WHAT TO PRODUCE.
Go through the entries, filter for the word "membership", and copy every line that has it.

ENTRIES SUPPLIED.
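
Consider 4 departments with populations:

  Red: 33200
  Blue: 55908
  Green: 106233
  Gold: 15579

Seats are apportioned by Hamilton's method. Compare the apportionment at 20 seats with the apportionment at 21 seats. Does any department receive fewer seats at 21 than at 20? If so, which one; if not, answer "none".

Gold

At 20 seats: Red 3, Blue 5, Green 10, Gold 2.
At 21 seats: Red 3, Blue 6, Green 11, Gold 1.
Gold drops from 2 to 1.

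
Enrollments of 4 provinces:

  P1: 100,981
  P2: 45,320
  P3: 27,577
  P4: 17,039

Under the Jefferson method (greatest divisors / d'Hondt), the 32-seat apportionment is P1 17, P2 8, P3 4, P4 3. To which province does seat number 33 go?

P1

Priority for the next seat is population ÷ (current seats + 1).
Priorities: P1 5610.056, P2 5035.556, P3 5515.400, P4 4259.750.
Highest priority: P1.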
...
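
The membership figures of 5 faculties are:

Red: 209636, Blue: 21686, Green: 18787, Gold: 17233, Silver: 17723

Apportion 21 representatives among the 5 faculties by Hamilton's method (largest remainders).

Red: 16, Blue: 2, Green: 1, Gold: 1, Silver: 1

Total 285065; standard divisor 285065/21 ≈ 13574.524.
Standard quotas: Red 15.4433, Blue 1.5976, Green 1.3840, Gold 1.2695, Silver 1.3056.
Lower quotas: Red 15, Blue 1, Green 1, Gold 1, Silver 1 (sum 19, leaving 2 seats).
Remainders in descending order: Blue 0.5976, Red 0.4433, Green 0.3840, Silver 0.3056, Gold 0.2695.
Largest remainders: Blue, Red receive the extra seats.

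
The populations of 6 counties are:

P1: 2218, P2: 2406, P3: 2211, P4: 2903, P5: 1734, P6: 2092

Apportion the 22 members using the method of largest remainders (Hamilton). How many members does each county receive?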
...
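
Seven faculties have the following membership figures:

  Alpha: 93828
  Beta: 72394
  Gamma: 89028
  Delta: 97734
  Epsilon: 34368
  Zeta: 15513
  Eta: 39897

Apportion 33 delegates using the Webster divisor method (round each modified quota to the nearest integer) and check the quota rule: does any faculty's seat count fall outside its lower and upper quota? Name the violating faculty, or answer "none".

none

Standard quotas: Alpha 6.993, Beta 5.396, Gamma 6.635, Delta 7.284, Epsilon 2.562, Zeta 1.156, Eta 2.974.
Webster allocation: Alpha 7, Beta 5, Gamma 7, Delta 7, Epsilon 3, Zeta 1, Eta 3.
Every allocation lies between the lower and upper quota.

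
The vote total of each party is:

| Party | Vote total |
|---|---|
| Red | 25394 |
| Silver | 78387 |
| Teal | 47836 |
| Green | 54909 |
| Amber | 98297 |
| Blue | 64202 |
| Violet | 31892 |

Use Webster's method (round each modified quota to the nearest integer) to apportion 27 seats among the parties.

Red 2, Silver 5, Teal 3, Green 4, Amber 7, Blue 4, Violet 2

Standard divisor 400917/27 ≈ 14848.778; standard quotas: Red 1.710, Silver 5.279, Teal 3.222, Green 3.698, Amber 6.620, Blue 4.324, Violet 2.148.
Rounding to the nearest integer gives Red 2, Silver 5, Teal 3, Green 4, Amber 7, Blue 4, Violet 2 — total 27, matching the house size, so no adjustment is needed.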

EXERCISE RESULT.
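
The membership figures of 5 faculties are:
Seven faculties have the following membership figures: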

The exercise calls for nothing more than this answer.